WORK TASK:
The records below should be copied in full, exactly as shown.

DATA FOR THIS TASK:
# # #

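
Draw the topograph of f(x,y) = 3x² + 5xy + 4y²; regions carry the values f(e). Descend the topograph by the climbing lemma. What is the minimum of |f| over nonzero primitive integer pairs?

translate: b→-1 (≡5 mod 6), so (3,5,4)→(3,-1,2)
flip: (3,-1,2)→(2,1,3)
reduced (well bottom): (2,1,3) with a≤c, −a<b≤a
well minimum = a = 2

2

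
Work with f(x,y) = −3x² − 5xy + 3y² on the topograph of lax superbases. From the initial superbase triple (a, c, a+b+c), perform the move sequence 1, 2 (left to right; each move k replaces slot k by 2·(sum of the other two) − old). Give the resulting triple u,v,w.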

# # #

OUTPUT FOR THIS TASK:
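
Draw the topograph of f(x,y) = 3x² + 5xy + 4y²; regions carry the values f(e). Descend the topograph by the climbing lemma. What is the minimum of |f| over nonzero primitive integer pairs?

translate: b→-1 (≡5 mod 6), so (3,5,4)→(3,-1,2)
flip: (3,-1,2)→(2,1,3)
reduced (well bottom): (2,1,3) with a≤c, −a<b≤a
well minimum = a = 2

2

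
Work with f(x,y) = −3x² − 5xy + 3y² on the topograph of lax superbases. From the initial superbase triple (a, c, a+b+c), perform the move sequence 1, 2 (left to right; each move k replaces slot k by 2·(sum of the other two) − old). Give the resulting triple u,v,w.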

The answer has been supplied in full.